───── EXCERPTED RECORDS ─────

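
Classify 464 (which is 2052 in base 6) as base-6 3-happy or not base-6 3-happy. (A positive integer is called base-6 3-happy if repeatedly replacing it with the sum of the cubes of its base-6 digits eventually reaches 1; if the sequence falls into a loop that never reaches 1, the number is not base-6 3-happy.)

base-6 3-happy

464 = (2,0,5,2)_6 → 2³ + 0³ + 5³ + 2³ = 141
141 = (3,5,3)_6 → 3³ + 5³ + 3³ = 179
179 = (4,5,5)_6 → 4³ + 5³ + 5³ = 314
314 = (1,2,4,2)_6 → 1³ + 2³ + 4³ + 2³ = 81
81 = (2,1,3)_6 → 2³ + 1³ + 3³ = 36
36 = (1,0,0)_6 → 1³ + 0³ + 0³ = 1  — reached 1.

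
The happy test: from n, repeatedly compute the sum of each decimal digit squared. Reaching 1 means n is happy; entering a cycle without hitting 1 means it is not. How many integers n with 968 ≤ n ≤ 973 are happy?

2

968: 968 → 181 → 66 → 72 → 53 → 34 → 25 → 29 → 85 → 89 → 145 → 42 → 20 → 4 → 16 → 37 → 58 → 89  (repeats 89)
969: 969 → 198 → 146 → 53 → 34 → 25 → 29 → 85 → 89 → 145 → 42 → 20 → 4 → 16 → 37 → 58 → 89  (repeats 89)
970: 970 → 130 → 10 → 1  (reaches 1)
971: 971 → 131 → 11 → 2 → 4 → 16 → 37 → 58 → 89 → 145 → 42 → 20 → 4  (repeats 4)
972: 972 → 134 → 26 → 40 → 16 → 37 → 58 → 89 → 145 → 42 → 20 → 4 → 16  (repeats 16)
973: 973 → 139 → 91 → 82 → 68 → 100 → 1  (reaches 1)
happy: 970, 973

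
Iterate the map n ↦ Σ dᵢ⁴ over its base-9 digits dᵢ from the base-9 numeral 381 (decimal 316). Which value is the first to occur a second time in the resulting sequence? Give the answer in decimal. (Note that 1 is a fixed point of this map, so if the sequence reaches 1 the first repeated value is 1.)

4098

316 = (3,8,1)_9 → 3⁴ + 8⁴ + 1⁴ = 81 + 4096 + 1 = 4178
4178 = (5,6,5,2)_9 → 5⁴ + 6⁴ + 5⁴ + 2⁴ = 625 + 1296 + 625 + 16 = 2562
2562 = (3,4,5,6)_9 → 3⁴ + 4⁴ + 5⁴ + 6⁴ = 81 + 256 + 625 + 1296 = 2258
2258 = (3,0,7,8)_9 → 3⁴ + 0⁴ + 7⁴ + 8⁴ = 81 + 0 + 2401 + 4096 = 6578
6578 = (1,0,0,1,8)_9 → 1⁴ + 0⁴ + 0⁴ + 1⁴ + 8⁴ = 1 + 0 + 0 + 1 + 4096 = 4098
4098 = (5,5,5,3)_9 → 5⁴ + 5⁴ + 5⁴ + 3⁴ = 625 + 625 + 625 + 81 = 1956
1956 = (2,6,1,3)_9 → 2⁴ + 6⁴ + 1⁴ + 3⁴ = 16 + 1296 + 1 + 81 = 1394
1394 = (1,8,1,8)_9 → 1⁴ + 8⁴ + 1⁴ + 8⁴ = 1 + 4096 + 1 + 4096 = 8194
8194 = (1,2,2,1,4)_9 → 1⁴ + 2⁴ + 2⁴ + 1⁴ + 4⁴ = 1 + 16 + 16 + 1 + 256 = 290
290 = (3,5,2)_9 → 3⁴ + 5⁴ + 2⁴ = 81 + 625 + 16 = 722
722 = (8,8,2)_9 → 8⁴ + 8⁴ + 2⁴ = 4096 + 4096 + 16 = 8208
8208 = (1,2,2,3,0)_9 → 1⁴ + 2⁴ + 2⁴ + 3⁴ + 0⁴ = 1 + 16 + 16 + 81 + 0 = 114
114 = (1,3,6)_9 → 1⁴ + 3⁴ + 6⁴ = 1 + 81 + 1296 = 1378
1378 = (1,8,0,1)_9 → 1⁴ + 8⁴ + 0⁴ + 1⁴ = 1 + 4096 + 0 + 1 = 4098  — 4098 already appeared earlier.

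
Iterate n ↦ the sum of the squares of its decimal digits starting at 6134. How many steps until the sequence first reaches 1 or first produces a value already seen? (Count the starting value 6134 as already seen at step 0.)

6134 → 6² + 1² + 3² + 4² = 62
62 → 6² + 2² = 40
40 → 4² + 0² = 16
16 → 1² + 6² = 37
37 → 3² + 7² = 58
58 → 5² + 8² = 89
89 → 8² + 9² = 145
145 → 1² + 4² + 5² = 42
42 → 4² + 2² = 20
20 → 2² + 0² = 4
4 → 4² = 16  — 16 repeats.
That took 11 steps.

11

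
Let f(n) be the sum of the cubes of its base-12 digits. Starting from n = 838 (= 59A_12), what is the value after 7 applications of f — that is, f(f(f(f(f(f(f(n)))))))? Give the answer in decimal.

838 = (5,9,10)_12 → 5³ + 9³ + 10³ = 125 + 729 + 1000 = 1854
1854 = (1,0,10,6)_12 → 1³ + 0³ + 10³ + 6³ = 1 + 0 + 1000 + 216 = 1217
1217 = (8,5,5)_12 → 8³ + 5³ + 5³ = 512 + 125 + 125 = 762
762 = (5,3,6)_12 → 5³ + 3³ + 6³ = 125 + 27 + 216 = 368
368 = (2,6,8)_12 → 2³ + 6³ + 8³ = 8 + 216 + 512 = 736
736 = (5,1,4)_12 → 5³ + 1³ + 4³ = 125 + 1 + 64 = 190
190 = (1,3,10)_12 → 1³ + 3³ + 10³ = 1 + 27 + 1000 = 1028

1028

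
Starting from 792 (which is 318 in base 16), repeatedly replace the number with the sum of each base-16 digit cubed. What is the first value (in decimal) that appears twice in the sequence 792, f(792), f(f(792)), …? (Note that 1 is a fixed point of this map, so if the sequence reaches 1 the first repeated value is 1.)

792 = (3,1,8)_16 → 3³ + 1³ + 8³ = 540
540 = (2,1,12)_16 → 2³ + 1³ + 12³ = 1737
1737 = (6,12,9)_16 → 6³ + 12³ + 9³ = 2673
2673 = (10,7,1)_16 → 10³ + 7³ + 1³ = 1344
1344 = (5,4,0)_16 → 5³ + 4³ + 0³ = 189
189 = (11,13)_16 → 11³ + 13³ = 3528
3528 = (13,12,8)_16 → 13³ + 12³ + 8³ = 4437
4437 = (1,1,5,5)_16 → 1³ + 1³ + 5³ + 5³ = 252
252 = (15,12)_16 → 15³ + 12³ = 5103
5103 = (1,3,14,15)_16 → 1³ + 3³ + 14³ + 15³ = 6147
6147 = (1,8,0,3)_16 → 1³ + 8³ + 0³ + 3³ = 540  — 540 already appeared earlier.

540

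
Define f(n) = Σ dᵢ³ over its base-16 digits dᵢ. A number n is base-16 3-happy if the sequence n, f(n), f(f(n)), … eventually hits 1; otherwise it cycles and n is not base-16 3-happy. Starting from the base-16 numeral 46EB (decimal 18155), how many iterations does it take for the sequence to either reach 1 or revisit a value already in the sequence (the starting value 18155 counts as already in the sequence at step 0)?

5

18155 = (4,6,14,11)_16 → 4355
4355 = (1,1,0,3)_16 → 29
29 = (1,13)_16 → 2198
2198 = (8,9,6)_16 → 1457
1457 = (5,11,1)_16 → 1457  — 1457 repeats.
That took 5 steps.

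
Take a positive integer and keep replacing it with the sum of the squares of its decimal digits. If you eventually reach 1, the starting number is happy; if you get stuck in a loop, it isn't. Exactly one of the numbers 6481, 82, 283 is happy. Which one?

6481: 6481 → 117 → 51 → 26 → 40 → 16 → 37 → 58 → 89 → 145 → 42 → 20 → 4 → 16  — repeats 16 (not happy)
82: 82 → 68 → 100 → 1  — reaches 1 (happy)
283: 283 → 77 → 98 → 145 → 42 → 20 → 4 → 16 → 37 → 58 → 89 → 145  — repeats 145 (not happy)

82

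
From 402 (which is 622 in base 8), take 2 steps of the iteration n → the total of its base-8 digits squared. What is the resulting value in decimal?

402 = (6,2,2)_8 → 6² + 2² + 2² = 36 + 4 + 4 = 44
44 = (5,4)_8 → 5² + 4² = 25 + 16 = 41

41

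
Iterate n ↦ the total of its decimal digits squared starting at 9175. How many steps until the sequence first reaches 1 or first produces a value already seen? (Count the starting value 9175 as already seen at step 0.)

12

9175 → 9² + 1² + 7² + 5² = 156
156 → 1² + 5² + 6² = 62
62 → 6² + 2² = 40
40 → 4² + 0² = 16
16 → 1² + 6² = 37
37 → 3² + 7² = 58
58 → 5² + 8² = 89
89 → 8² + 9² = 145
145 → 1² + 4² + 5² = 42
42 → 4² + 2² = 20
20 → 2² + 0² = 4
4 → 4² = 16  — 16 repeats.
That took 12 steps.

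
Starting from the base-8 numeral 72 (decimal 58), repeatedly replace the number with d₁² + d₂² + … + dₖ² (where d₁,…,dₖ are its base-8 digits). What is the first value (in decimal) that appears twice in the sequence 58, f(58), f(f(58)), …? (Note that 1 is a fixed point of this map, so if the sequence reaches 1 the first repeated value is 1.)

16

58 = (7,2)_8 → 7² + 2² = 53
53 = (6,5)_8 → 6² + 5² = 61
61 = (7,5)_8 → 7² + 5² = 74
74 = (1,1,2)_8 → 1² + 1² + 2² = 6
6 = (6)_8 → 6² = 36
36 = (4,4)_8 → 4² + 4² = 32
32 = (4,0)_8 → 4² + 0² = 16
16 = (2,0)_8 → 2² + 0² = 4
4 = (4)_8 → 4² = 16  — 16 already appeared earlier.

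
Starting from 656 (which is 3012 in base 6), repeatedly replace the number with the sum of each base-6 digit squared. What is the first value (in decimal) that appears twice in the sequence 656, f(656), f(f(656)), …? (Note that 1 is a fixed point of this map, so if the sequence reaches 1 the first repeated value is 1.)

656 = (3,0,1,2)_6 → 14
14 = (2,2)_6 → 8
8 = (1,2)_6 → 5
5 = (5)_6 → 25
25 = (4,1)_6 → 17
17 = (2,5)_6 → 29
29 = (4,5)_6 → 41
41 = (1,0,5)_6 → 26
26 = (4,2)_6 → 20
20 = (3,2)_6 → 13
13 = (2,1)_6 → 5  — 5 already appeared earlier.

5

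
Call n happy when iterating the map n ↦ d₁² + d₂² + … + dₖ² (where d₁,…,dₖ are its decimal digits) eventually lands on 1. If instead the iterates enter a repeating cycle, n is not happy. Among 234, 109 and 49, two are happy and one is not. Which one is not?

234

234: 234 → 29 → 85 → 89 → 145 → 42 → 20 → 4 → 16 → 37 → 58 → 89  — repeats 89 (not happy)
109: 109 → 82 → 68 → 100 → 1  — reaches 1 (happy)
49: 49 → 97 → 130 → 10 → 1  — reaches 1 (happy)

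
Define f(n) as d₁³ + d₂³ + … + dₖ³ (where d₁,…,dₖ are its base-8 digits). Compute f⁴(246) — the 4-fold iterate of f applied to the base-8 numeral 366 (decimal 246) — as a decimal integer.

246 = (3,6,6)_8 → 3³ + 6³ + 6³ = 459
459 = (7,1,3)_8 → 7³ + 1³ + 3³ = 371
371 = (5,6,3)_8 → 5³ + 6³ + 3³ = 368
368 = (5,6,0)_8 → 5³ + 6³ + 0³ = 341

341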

─────

Everything from the line with "Define f(n) as" through the last line of the entries is to be written out again, unchanged; nothing else belongs in the answer.

> [RESULT BELOW]
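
Define f(n) as d₁³ + d₂³ + … + dₖ³ (where d₁,…,dₖ are its base-8 digits). Compute f⁴(246) — the 4-fold iterate of f applied to the base-8 numeral 366 (decimal 246) — as a decimal integer.

246 = (3,6,6)_8 → 3³ + 6³ + 6³ = 459
459 = (7,1,3)_8 → 7³ + 1³ + 3³ = 371
371 = (5,6,3)_8 → 5³ + 6³ + 3³ = 368
368 = (5,6,0)_8 → 5³ + 6³ + 0³ = 341

341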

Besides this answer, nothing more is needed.